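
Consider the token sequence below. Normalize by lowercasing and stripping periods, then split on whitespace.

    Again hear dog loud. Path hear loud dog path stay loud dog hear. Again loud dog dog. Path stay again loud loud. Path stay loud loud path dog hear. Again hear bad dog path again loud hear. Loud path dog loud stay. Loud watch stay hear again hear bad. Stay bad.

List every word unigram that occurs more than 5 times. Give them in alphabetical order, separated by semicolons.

Unigram counts meeting the condition (more than 5 times):
  again: 6
  dog: 8
  hear: 8
  loud: 12
  path: 7
  stay: 6

again; dog; hear; loud; path; stay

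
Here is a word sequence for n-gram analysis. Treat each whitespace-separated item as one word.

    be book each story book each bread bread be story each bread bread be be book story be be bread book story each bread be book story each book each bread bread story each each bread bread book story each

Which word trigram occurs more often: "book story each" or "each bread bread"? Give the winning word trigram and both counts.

"book story each": 3 occurrences
"each bread bread": 4 occurrences

"each bread bread" (4 vs 3)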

____________

Write out only those lines that fall between the one containing "Which word trigram" and the end of the entries, the first and last included, exactly as they read.

**Task result:**
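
Which word trigram occurs more often: "book story each" or "each bread bread"? Give the winning word trigram and both counts.

"book story each": 3 occurrences
"each bread bread": 4 occurrences

"each bread bread" (4 vs 3)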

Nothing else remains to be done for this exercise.